Work instructions:
After locating the line with "i (C[-1]=0, C[5]=1)." in the data that follows, return it and every later line exactly, up to and including the line with "w[k]/20 be the".

Records shown:
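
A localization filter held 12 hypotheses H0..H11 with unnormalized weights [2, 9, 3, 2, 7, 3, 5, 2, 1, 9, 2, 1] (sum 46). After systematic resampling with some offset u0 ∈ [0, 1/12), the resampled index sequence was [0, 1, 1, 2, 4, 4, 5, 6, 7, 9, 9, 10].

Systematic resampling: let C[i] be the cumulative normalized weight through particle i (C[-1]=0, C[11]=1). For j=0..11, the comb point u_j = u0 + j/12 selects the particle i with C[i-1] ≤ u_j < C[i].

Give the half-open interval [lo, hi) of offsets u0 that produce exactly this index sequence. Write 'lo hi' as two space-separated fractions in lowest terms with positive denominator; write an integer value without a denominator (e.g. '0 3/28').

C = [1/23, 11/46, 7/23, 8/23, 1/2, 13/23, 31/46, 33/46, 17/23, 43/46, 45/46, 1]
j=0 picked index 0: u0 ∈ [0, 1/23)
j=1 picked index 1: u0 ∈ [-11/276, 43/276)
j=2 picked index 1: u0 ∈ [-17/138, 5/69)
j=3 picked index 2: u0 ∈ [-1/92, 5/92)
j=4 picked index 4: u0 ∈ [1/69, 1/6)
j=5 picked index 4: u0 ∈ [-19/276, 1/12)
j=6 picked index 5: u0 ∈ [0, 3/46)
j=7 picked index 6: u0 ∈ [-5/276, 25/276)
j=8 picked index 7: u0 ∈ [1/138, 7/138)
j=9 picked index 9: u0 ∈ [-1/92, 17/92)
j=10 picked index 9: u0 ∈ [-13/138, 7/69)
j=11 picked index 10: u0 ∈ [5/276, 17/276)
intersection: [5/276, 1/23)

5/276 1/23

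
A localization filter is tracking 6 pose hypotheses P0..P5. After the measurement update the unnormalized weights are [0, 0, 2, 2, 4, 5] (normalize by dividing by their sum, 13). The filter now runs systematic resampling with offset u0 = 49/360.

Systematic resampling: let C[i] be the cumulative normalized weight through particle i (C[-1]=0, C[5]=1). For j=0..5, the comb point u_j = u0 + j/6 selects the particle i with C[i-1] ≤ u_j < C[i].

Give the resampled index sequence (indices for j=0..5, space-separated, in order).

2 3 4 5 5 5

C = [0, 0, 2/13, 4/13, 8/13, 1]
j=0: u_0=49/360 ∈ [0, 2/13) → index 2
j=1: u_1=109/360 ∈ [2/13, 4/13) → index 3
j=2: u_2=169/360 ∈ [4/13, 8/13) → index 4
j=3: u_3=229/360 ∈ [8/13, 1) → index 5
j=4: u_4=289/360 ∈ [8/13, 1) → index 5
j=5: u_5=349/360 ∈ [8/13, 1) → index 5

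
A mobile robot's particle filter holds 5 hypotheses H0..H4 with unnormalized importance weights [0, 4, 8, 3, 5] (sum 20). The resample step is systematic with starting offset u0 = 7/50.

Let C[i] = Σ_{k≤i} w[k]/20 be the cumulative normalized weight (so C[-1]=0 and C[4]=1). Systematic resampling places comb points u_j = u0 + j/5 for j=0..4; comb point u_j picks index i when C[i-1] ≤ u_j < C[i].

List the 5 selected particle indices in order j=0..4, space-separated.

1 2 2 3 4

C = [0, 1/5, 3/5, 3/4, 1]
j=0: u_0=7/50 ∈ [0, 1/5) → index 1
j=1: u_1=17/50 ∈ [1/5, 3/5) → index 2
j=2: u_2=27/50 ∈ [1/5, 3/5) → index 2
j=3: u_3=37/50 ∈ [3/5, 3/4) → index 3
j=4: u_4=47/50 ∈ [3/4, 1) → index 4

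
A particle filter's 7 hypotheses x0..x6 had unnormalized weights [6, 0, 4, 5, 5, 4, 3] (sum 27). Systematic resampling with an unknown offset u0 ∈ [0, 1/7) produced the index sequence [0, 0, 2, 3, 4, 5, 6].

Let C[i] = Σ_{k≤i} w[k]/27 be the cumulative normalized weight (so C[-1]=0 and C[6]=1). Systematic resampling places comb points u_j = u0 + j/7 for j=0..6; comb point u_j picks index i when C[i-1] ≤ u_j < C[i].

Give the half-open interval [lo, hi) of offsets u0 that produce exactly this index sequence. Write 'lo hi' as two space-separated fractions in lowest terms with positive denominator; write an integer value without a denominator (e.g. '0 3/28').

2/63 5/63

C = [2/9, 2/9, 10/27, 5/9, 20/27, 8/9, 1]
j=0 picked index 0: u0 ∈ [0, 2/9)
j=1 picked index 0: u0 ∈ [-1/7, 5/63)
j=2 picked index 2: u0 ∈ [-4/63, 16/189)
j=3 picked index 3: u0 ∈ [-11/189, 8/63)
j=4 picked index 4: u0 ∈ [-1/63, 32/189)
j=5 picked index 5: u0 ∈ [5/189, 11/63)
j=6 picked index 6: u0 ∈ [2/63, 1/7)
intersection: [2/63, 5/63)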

---

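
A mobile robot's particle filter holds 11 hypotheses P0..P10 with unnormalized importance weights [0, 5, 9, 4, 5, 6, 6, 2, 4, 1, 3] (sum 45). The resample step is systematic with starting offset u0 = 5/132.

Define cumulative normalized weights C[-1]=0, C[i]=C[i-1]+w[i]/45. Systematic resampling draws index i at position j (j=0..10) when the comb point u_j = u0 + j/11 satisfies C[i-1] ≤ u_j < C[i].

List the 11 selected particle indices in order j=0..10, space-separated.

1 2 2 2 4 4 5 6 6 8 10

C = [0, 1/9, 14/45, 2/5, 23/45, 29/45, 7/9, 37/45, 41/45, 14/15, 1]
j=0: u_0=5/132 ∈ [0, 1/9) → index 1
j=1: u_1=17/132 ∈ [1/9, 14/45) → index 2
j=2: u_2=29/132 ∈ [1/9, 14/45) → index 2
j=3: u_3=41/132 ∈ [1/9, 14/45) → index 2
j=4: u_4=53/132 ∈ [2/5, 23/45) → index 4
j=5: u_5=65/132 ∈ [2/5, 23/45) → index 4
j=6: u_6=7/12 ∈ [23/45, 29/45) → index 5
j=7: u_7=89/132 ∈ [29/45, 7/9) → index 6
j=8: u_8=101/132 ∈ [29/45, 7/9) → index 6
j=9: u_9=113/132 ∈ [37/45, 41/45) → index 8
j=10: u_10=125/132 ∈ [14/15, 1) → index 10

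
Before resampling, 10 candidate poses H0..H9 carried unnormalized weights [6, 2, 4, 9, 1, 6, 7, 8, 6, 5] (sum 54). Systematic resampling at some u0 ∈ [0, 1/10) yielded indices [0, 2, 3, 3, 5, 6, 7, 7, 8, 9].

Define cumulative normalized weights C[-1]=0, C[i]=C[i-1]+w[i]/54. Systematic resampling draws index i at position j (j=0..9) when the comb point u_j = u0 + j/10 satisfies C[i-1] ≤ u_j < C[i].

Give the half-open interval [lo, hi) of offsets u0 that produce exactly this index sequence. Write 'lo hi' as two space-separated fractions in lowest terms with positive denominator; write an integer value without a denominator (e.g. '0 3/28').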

Solution to this exercise:
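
Systematic resampling: let C[i] be the cumulative normalized weight through particle i (C[-1]=0, C[5]=1). For j=0..5, the comb point u_j = u0 + j/6 selects the particle i with C[i-1] ≤ u_j < C[i].

Give the resampled index sequence (indices for j=0..5, space-separated, in order).

2 3 4 5 5 5

C = [0, 0, 2/13, 4/13, 8/13, 1]
j=0: u_0=49/360 ∈ [0, 2/13) → index 2
j=1: u_1=109/360 ∈ [2/13, 4/13) → index 3
j=2: u_2=169/360 ∈ [4/13, 8/13) → index 4
j=3: u_3=229/360 ∈ [8/13, 1) → index 5
j=4: u_4=289/360 ∈ [8/13, 1) → index 5
j=5: u_5=349/360 ∈ [8/13, 1) → index 5

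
A mobile robot's particle filter holds 5 hypotheses H0..H4 with unnormalized importance weights [0, 4, 8, 3, 5] (sum 20). The resample step is systematic with starting offset u0 = 7/50.

Let C[i] = Σ_{k≤i} w[k]/20 be the cumulative normalized weight (so C[-1]=0 and C[4]=1). Systematic resampling places comb points u_j = u0 + j/5 for j=0..4; comb point u_j picks index i when C[i-1] ≤ u_j < C[i].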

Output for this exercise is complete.